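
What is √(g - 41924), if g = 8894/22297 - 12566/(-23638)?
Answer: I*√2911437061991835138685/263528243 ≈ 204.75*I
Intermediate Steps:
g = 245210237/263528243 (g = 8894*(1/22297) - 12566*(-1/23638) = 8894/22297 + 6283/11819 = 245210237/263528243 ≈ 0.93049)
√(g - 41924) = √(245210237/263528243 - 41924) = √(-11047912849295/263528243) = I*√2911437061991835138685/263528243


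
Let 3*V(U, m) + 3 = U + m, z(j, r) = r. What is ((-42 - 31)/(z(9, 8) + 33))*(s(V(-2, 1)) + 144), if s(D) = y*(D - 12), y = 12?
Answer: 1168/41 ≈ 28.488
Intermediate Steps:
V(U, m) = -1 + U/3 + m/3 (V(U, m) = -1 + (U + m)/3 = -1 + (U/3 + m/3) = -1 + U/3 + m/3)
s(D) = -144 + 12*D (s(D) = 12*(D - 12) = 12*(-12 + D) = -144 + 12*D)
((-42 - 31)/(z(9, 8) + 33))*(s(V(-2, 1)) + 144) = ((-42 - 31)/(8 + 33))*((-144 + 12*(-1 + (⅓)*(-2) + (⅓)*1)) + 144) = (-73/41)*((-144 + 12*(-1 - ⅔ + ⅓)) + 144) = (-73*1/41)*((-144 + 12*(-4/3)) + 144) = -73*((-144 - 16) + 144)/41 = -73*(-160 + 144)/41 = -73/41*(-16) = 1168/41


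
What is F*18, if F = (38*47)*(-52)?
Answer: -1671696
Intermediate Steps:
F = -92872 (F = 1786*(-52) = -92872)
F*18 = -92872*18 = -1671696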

:::::

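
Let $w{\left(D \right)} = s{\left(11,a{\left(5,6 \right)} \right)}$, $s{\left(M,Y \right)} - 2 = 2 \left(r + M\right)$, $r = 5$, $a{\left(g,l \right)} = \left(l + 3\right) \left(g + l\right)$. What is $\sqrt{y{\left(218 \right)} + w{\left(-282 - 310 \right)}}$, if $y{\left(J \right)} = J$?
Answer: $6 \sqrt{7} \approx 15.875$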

:::::

> _THE PROBLEM_: Search the entries above for "What". Return every line that has it.

> _SOLUTION TO THE PROBLEM_:
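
What is √(g - 41924), if g = 8894/22297 - 12566/(-23638)?
Let 3*V(U, m) + 3 = U + m, z(j, r) = r. What is ((-42 - 31)/(z(9, 8) + 33))*(s(V(-2, 1)) + 144), if s(D) = y*(D - 12), y = 12?
What is F*18, if F = (38*47)*(-52)?
Let $w{\left(D \right)} = s{\left(11,a{\left(5,6 \right)} \right)}$, $s{\left(M,Y \right)} - 2 = 2 \left(r + M\right)$, $r = 5$, $a{\left(g,l \right)} = \left(l + 3\right) \left(g + l\right)$. What is $\sqrt{y{\left(218 \right)} + w{\left(-282 - 310 \right)}}$, if $y{\left(J \right)} = J$?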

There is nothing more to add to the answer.